▶ [DIRECTIONS FOR THIS TASK]: Show every line from the data below that includes "toward".

▶ [Stored dataset items]:
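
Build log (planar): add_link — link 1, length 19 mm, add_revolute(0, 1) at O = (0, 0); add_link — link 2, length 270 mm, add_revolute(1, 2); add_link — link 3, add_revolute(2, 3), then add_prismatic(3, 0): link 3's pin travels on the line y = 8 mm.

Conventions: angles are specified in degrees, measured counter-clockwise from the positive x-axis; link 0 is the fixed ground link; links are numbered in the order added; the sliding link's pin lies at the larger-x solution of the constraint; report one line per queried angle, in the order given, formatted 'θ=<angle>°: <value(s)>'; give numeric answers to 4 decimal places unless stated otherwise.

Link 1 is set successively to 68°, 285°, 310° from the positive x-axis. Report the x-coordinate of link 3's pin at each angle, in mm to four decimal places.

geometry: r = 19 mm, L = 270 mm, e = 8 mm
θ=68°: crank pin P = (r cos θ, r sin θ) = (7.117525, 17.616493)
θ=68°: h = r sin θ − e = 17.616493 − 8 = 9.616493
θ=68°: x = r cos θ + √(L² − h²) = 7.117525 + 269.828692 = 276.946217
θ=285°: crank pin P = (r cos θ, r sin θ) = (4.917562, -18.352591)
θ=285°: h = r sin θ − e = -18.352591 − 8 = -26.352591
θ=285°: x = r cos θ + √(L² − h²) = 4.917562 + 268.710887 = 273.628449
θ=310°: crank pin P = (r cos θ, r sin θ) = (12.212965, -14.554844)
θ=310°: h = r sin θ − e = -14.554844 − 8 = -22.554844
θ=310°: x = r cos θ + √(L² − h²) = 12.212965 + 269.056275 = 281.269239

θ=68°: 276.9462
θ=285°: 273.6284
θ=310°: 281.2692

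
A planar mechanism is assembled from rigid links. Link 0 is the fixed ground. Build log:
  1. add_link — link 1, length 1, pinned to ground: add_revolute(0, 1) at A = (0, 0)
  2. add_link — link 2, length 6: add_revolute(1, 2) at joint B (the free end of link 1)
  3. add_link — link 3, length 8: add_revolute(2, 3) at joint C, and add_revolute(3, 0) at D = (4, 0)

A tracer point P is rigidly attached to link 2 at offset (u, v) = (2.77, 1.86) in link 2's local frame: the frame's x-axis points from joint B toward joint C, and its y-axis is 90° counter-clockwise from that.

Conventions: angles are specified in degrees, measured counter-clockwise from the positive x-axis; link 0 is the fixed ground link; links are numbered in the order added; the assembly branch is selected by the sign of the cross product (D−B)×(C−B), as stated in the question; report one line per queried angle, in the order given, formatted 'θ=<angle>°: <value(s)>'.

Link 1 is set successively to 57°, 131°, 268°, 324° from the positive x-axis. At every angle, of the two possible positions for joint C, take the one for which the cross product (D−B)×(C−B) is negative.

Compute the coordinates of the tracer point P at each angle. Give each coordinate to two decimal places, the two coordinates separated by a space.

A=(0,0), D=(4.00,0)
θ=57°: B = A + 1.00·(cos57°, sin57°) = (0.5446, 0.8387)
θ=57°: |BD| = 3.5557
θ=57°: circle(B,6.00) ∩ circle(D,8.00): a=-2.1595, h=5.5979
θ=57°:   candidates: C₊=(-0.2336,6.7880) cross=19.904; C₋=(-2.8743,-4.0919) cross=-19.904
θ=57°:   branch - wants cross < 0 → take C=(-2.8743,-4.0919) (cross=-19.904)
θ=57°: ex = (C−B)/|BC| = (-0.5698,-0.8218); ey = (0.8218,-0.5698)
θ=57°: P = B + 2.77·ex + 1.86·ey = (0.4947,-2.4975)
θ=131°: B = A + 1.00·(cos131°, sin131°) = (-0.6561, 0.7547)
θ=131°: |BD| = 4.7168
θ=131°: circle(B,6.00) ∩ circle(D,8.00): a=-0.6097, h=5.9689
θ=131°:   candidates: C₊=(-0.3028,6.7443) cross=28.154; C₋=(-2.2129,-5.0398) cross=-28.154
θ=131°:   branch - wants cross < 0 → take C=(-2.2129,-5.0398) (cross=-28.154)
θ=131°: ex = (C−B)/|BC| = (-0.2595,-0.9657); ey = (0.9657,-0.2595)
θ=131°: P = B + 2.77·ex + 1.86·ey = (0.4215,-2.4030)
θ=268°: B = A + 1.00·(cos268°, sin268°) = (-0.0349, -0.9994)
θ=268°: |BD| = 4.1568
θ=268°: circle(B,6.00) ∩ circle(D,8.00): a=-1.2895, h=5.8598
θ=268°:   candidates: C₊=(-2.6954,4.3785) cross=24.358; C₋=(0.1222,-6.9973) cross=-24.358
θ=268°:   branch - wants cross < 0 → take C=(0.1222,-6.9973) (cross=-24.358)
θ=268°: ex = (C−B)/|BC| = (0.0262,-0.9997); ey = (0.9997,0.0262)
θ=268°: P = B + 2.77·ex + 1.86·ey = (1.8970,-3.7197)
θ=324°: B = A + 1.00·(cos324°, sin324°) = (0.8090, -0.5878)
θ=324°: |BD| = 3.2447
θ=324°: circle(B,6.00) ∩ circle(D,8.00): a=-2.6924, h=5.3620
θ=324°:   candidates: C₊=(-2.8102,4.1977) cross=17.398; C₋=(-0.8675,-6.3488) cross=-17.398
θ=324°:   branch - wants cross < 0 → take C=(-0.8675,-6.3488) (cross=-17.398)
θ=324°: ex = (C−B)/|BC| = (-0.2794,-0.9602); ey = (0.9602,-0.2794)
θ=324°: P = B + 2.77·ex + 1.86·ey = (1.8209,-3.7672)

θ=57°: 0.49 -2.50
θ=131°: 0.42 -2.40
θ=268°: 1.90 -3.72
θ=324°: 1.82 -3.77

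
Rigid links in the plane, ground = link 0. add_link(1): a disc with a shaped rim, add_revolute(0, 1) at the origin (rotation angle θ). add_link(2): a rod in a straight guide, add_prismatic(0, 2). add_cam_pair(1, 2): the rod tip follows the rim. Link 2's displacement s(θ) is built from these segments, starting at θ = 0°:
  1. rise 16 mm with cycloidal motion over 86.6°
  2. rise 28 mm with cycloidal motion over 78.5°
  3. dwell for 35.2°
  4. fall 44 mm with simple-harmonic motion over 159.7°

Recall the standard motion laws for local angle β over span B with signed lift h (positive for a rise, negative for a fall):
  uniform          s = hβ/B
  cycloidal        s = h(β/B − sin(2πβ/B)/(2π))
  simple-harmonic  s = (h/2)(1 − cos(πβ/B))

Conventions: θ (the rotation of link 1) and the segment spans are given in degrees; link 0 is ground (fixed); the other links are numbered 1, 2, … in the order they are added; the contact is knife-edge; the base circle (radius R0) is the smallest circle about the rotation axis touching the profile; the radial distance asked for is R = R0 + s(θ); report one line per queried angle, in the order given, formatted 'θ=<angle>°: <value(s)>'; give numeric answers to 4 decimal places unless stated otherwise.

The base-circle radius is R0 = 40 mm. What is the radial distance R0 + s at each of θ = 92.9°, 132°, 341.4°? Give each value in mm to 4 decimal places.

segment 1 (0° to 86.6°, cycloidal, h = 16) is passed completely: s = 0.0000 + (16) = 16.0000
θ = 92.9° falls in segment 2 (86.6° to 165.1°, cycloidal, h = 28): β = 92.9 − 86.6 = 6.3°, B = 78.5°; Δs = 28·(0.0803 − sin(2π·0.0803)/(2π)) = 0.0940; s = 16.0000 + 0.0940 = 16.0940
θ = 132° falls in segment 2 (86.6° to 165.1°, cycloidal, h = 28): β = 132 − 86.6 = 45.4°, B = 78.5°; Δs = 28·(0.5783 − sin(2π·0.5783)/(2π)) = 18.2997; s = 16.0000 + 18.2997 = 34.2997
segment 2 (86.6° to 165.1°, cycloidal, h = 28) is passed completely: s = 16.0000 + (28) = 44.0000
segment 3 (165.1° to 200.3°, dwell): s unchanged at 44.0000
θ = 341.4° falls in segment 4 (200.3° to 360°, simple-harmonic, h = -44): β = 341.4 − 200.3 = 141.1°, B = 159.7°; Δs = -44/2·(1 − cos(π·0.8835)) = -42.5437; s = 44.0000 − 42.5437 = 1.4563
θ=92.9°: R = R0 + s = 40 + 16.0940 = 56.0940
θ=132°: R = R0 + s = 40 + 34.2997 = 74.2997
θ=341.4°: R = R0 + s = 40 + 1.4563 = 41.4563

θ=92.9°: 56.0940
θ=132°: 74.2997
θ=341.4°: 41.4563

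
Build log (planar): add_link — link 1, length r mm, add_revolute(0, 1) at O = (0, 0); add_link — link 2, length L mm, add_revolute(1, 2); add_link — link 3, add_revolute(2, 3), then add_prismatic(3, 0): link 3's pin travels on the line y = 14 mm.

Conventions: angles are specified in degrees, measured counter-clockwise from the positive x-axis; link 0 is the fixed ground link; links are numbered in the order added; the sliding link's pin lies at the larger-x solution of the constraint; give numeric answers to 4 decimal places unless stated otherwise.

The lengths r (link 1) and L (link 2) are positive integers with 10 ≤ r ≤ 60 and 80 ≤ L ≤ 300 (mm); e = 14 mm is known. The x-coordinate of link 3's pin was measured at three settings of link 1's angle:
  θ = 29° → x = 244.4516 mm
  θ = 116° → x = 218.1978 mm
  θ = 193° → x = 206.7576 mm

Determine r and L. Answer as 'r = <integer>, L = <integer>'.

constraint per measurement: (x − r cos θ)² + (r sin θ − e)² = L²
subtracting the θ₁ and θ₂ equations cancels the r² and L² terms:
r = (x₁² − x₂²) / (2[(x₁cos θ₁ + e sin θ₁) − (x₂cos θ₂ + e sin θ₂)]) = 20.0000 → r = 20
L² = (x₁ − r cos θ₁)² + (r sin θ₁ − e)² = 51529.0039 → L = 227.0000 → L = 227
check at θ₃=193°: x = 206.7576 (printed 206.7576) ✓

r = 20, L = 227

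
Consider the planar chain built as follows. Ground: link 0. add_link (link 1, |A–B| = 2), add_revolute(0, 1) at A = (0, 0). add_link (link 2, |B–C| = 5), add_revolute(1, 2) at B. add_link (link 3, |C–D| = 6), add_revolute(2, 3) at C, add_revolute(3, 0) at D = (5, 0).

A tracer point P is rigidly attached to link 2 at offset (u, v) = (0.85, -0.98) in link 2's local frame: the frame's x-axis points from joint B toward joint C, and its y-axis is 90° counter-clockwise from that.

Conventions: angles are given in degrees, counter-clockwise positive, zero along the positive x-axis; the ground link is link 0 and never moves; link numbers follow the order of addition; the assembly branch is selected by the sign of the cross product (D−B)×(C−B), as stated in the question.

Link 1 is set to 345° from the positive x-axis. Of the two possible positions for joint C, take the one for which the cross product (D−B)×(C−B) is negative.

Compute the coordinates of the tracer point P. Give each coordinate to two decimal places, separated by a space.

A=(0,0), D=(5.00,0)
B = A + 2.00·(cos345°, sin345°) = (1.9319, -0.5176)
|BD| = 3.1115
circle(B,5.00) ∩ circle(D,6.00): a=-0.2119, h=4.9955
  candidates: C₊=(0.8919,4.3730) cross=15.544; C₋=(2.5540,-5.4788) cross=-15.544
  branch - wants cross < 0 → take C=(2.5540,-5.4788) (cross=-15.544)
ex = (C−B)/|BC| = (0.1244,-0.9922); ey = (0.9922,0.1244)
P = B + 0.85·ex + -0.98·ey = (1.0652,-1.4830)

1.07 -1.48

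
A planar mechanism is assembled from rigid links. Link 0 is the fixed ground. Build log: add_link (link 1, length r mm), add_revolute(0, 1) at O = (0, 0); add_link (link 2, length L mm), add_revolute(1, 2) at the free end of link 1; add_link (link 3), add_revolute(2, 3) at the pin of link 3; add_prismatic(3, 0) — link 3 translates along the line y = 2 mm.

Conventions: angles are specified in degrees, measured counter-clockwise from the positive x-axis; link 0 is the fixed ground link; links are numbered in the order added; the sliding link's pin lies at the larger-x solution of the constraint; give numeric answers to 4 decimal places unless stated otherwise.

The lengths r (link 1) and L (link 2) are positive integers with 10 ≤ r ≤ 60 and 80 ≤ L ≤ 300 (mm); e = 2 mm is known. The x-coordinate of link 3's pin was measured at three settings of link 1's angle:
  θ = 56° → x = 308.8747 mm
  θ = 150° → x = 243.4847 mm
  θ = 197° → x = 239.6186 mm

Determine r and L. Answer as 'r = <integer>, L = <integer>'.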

▶ [ANSWER AREA]:
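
A tracer point P is rigidly attached to link 2 at offset (u, v) = (2.77, 1.86) in link 2's local frame: the frame's x-axis points from joint B toward joint C, and its y-axis is 90° counter-clockwise from that.
A tracer point P is rigidly attached to link 2 at offset (u, v) = (0.85, -0.98) in link 2's local frame: the frame's x-axis points from joint B toward joint C, and its y-axis is 90° counter-clockwise from that.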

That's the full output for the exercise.